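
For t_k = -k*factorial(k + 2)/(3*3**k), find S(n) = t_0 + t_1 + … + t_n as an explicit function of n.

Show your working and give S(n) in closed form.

Ratio r(k) = (k + 1)*(k + 3)/(3*k).
So A=k/3 + 1 and B=1, with C=k.
Solve (k/3 + 1)·f(k+1) − (1)·f(k) = k.
deg f ≤ 0 (via 1,0,1).
A polynomial solution: f(k) = 3.
R(k) = B(k−1)·f(k)/C(k) = 3/k; s_k = R·t_k = -factorial(k + 2)/3**k.
Check: Δs_k = -k*factorial(k + 2)/(3*3**k). ✓
Evaluate: s_(n+1) = -3**(-n - 1)*factorial(n + 3); subtract s_(0) = -2 ⇒ S(n) = 2 - factorial(n + 3)/(3*3**n).

S(n) = 2 - factorial(n + 3)/(3*3**n)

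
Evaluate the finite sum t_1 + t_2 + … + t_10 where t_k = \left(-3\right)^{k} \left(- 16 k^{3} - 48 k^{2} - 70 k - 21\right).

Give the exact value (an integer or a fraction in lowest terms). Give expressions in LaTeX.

Σ = -1014697992

Step 1: r(k) = 3*(-16*k**3 - 96*k**2 - 214*k - 155)/(16*k**3 + 48*k**2 + 70*k + 21).
Gosper form: A/B · C(k+1)/C(k) with A=-3, B=1, C=k**3 + 3*k**2 + 35*k/8 + 21/16.
Key eq: (-3)·f(k+1) = (1)·f(k) + (k**3 + 3*k**2 + 35*k/8 + 21/16).
Bound: deg f ≤ 3.
Match coefficients ⇒ f(k) = -(4*k**3 + 3*k**2 + 4*k - 3)/16.
Certificate R = B(k−1)f/C = -(4*k**3 + 3*k**2 + 4*k - 3)/(16*k**3 + 48*k**2 + 70*k + 21) gives s_k = (-3)**k*(4*k**3 + 3*k**2 + 4*k - 3).
s_(k+1) − s_k = (-3)**k*(-16*k**3 - 48*k**2 - 70*k - 21) = t_k.
Telescoping: Σ = s_(11) − s_(1) = -1014698016 − (-24) = -1014697992.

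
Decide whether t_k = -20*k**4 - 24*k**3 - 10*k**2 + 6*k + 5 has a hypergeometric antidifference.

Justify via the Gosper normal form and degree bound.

Yes. s_k = k*(-4*k**4 + 4*k**3 + 2*k**2 + 2*k + 1).

Step 1: r(k) = (20*k**4 + 104*k**3 + 202*k**2 + 166*k + 43)/(20*k**4 + 24*k**3 + 10*k**2 - 6*k - 5).
So A=1 and B=1, with C=k**4 + 6*k**3/5 + k**2/2 - 3*k/10 - 1/4.
Need (1)·f(k+1) − (1)·f(k) = k**4 + 6*k**3/5 + k**2/2 - 3*k/10 - 1/4.
From deg A=0, deg B=0, deg C=4: d=5.
Solve for f: f(k) = k*(4*k**4 - 4*k**3 - 2*k**2 - 2*k - 1)/20 (degree 5 ≤ 5).
Certificate R = B(k−1)f/C = k*(4*k**4 - 4*k**3 - 2*k**2 - 2*k - 1)/(20*k**4 + 24*k**3 + 10*k**2 - 6*k - 5) gives s_k = k*(-4*k**4 + 4*k**3 + 2*k**2 + 2*k + 1).
Verify: -20*k**4 - 24*k**3 - 10*k**2 + 6*k + 5 matches t_k.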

◆ Work to be completed: Everything from the line containing "Justify via the" to the end of the records must be written out exactly; include both of those lines and no others.

◆ Expected answer:
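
Justify via the Gosper normal form and degree bound.

Yes. s_k = k*(-4*k**4 + 4*k**3 + 2*k**2 + 2*k + 1).

Step 1: r(k) = (20*k**4 + 104*k**3 + 202*k**2 + 166*k + 43)/(20*k**4 + 24*k**3 + 10*k**2 - 6*k - 5).
So A=1 and B=1, with C=k**4 + 6*k**3/5 + k**2/2 - 3*k/10 - 1/4.
Need (1)·f(k+1) − (1)·f(k) = k**4 + 6*k**3/5 + k**2/2 - 3*k/10 - 1/4.
From deg A=0, deg B=0, deg C=4: d=5.
Solve for f: f(k) = k*(4*k**4 - 4*k**3 - 2*k**2 - 2*k - 1)/20 (degree 5 ≤ 5).
Certificate R = B(k−1)f/C = k*(4*k**4 - 4*k**3 - 2*k**2 - 2*k - 1)/(20*k**4 + 24*k**3 + 10*k**2 - 6*k - 5) gives s_k = k*(-4*k**4 + 4*k**3 + 2*k**2 + 2*k + 1).
Verify: -20*k**4 - 24*k**3 - 10*k**2 + 6*k + 5 matches t_k.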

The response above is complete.